▶ **Description of the task**: Provide the number of lines of the records that include "nodes", with no other content.

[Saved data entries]
· · · · · · ·

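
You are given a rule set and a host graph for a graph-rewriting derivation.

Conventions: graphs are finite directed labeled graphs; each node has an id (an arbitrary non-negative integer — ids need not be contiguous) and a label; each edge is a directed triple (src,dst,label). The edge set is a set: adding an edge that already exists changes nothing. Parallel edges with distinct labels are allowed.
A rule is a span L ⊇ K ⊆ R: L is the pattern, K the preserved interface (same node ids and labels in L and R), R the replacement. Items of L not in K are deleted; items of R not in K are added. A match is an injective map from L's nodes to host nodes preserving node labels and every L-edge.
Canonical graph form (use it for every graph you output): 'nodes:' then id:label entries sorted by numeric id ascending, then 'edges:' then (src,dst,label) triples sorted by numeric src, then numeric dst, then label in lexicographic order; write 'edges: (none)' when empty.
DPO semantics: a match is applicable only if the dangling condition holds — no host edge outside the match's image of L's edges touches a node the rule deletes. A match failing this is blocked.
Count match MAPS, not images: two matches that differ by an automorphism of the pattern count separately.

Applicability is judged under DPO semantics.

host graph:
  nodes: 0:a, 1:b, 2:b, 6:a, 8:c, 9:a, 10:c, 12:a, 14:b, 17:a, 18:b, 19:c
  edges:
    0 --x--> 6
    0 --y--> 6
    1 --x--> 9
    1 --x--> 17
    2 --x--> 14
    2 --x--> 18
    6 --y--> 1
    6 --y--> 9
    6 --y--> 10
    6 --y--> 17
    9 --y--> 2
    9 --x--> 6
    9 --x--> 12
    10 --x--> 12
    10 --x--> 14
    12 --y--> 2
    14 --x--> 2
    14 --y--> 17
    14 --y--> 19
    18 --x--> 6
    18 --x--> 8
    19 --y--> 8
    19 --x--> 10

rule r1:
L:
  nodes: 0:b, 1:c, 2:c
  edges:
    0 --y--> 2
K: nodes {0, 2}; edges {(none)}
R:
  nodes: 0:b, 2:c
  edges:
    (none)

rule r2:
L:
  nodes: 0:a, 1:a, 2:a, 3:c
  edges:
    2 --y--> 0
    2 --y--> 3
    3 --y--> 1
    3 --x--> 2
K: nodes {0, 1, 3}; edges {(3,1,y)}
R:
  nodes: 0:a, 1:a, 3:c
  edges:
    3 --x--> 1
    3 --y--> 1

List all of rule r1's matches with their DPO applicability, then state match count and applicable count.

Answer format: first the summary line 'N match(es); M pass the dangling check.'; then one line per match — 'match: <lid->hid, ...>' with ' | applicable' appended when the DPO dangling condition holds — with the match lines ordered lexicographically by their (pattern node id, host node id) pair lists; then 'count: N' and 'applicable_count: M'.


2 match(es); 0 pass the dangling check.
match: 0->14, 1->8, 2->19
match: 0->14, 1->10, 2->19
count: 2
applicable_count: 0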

· · · · · · ·

▶ **Response area**: 9